◆ Given entries:
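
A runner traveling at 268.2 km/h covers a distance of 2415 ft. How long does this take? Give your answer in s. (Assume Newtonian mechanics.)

d = 2415 ft × 0.3048 = 736.092 m
v = 268.2 km/h × 0.2777777777777778 = 74.5 m/s
t = d / v = 736.092 / 74.5 = 9.88 s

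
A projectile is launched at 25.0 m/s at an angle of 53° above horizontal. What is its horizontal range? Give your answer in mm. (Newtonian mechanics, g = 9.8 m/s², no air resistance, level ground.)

R = v₀² × sin(2θ) / g = 25.0² × sin(2 × 53°) / 9.8 = 625.0 × 0.961262 / 9.8 = 61.305 m
R = 61.305 m / 0.001 = 61300 mm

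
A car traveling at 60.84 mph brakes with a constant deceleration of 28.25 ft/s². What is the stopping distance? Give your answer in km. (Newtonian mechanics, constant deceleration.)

v₀ = 60.84 mph × 0.44704 = 27.1979 m/s
a = 28.25 ft/s² × 0.3048 = 8.6106 m/s²
d = v₀² / (2a) = 27.1979² / (2 × 8.6106) = 739.726 / 17.2212 = 42.9544 m
d = 42.9544 m / 1000.0 = 0.04295 km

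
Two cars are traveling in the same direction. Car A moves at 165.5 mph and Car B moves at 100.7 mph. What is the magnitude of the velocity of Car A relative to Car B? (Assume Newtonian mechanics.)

v_rel = |v_A - v_B| = |165.5 - 100.7| = 64.8 mph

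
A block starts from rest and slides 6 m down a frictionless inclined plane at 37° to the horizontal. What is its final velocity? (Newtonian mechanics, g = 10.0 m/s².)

a = g sin(θ) = 10.0 × sin(37°) = 6.0182 m/s²
v = √(2ad) = √(2 × 6.0182 × 6) = 8.5 m/s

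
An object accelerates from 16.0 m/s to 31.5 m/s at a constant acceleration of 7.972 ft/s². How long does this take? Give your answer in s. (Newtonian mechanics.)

a = 7.972 ft/s² × 0.3048 = 2.42987 m/s²
t = (v - v₀) / a = (31.5 - 16.0) / 2.42987 = 6.379 s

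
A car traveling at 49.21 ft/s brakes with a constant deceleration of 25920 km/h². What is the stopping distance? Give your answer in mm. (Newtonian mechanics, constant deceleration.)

v₀ = 49.21 ft/s × 0.3048 = 14.9992 m/s
a = 25920 km/h² × 7.716049382716049e-05 = 2.0 m/s²
d = v₀² / (2a) = 14.9992² / (2 × 2.0) = 224.976 / 4.0 = 56.244 m
d = 56.244 m / 0.001 = 56240 mm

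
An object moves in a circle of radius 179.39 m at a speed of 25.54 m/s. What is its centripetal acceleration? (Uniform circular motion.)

a_c = v²/r = 25.54²/179.39 = 652.2916/179.39 = 3.64 m/s²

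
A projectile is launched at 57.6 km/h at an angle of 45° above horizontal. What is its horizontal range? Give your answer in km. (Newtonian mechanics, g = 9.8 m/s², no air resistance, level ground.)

v₀ = 57.6 km/h × 0.2777777777777778 = 16.0 m/s
R = v₀² × sin(2θ) / g = 16.0² × sin(2 × 45°) / 9.8 = 256.0 × 1.0 / 9.8 = 26.1224 m
R = 26.1224 m / 1000.0 = 0.02612 km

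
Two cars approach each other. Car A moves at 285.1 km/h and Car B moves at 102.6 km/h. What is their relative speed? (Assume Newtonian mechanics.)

v_rel = v_A + v_B = 285.1 + 102.6 = 387.7 km/h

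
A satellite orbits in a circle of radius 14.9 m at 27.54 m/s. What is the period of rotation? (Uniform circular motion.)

T = 2πr/v = 2π×14.9/27.54 = 3.4 s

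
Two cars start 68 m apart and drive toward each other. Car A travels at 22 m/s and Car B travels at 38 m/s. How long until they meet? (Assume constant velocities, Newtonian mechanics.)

Combined speed: v_combined = 22 + 38 = 60 m/s
Time to meet: t = d/v_combined = 68/60 = 1.13 s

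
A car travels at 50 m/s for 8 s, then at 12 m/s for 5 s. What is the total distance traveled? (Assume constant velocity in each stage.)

d₁ = v₁t₁ = 50 × 8 = 400 m
d₂ = v₂t₂ = 12 × 5 = 60 m
d_total = 400 + 60 = 460 m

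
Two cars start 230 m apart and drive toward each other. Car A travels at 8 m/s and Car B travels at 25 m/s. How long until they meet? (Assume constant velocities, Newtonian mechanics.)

Combined speed: v_combined = 8 + 25 = 33 m/s
Time to meet: t = d/v_combined = 230/33 = 6.97 s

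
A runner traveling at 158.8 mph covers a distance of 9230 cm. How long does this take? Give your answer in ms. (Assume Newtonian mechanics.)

d = 9230 cm × 0.01 = 92.3 m
v = 158.8 mph × 0.44704 = 70.99 m/s
t = d / v = 92.3 / 70.99 = 1.30018 s
t = 1.30018 s / 0.001 = 1300 ms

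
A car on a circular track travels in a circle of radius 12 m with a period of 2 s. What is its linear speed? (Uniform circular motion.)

v = 2πr/T = 2π×12/2 = 37.7 m/s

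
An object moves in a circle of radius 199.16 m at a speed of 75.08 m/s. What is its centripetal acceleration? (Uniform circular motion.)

a_c = v²/r = 75.08²/199.16 = 5637.0064/199.16 = 28.3 m/s²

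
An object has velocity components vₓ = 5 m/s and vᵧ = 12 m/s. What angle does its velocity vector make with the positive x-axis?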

◆ Exercise directions: Restate the records in full, keeping every word as it is.

◆ Solution for this exercise:
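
A runner traveling at 268.2 km/h covers a distance of 2415 ft. How long does this take? Give your answer in s. (Assume Newtonian mechanics.)

d = 2415 ft × 0.3048 = 736.092 m
v = 268.2 km/h × 0.2777777777777778 = 74.5 m/s
t = d / v = 736.092 / 74.5 = 9.88 s

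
A projectile is launched at 25.0 m/s at an angle of 53° above horizontal. What is its horizontal range? Give your answer in mm. (Newtonian mechanics, g = 9.8 m/s², no air resistance, level ground.)

R = v₀² × sin(2θ) / g = 25.0² × sin(2 × 53°) / 9.8 = 625.0 × 0.961262 / 9.8 = 61.305 m
R = 61.305 m / 0.001 = 61300 mm

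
A car traveling at 60.84 mph brakes with a constant deceleration of 28.25 ft/s². What is the stopping distance? Give your answer in km. (Newtonian mechanics, constant deceleration.)

v₀ = 60.84 mph × 0.44704 = 27.1979 m/s
a = 28.25 ft/s² × 0.3048 = 8.6106 m/s²
d = v₀² / (2a) = 27.1979² / (2 × 8.6106) = 739.726 / 17.2212 = 42.9544 m
d = 42.9544 m / 1000.0 = 0.04295 km

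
Two cars are traveling in the same direction. Car A moves at 165.5 mph and Car B moves at 100.7 mph. What is the magnitude of the velocity of Car A relative to Car B? (Assume Newtonian mechanics.)

v_rel = |v_A - v_B| = |165.5 - 100.7| = 64.8 mph

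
A block starts from rest and slides 6 m down a frictionless inclined plane at 37° to the horizontal. What is its final velocity? (Newtonian mechanics, g = 10.0 m/s².)

a = g sin(θ) = 10.0 × sin(37°) = 6.0182 m/s²
v = √(2ad) = √(2 × 6.0182 × 6) = 8.5 m/s

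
An object accelerates from 16.0 m/s to 31.5 m/s at a constant acceleration of 7.972 ft/s². How long does this take? Give your answer in s. (Newtonian mechanics.)

a = 7.972 ft/s² × 0.3048 = 2.42987 m/s²
t = (v - v₀) / a = (31.5 - 16.0) / 2.42987 = 6.379 s

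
A car traveling at 49.21 ft/s brakes with a constant deceleration of 25920 km/h². What is the stopping distance? Give your answer in mm. (Newtonian mechanics, constant deceleration.)

v₀ = 49.21 ft/s × 0.3048 = 14.9992 m/s
a = 25920 km/h² × 7.716049382716049e-05 = 2.0 m/s²
d = v₀² / (2a) = 14.9992² / (2 × 2.0) = 224.976 / 4.0 = 56.244 m
d = 56.244 m / 0.001 = 56240 mm

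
An object moves in a circle of radius 179.39 m at a speed of 25.54 m/s. What is its centripetal acceleration? (Uniform circular motion.)

a_c = v²/r = 25.54²/179.39 = 652.2916/179.39 = 3.64 m/s²

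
A projectile is launched at 57.6 km/h at an angle of 45° above horizontal. What is its horizontal range? Give your answer in km. (Newtonian mechanics, g = 9.8 m/s², no air resistance, level ground.)

v₀ = 57.6 km/h × 0.2777777777777778 = 16.0 m/s
R = v₀² × sin(2θ) / g = 16.0² × sin(2 × 45°) / 9.8 = 256.0 × 1.0 / 9.8 = 26.1224 m
R = 26.1224 m / 1000.0 = 0.02612 km

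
Two cars approach each other. Car A moves at 285.1 km/h and Car B moves at 102.6 km/h. What is their relative speed? (Assume Newtonian mechanics.)

v_rel = v_A + v_B = 285.1 + 102.6 = 387.7 km/h

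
A satellite orbits in a circle of radius 14.9 m at 27.54 m/s. What is the period of rotation? (Uniform circular motion.)

T = 2πr/v = 2π×14.9/27.54 = 3.4 s

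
Two cars start 68 m apart and drive toward each other. Car A travels at 22 m/s and Car B travels at 38 m/s. How long until they meet? (Assume constant velocities, Newtonian mechanics.)

Combined speed: v_combined = 22 + 38 = 60 m/s
Time to meet: t = d/v_combined = 68/60 = 1.13 s

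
A car travels at 50 m/s for 8 s, then at 12 m/s for 5 s. What is the total distance traveled? (Assume constant velocity in each stage.)

d₁ = v₁t₁ = 50 × 8 = 400 m
d₂ = v₂t₂ = 12 × 5 = 60 m
d_total = 400 + 60 = 460 m

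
Two cars start 230 m apart and drive toward each other. Car A travels at 8 m/s and Car B travels at 25 m/s. How long until they meet? (Assume constant velocities, Newtonian mechanics.)

Combined speed: v_combined = 8 + 25 = 33 m/s
Time to meet: t = d/v_combined = 230/33 = 6.97 s

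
A runner traveling at 158.8 mph covers a distance of 9230 cm. How long does this take? Give your answer in ms. (Assume Newtonian mechanics.)

d = 9230 cm × 0.01 = 92.3 m
v = 158.8 mph × 0.44704 = 70.99 m/s
t = d / v = 92.3 / 70.99 = 1.30018 s
t = 1.30018 s / 0.001 = 1300 ms

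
A car on a circular track travels in a circle of radius 12 m with a period of 2 s. What is its linear speed? (Uniform circular motion.)

v = 2πr/T = 2π×12/2 = 37.7 m/s

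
An object moves in a circle of radius 199.16 m at a speed of 75.08 m/s. What is its centripetal acceleration? (Uniform circular motion.)

a_c = v²/r = 75.08²/199.16 = 5637.0064/199.16 = 28.3 m/s²

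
An object has velocity components vₓ = 5 m/s and vᵧ = 12 m/s. What angle does its velocity vector make with the positive x-axis?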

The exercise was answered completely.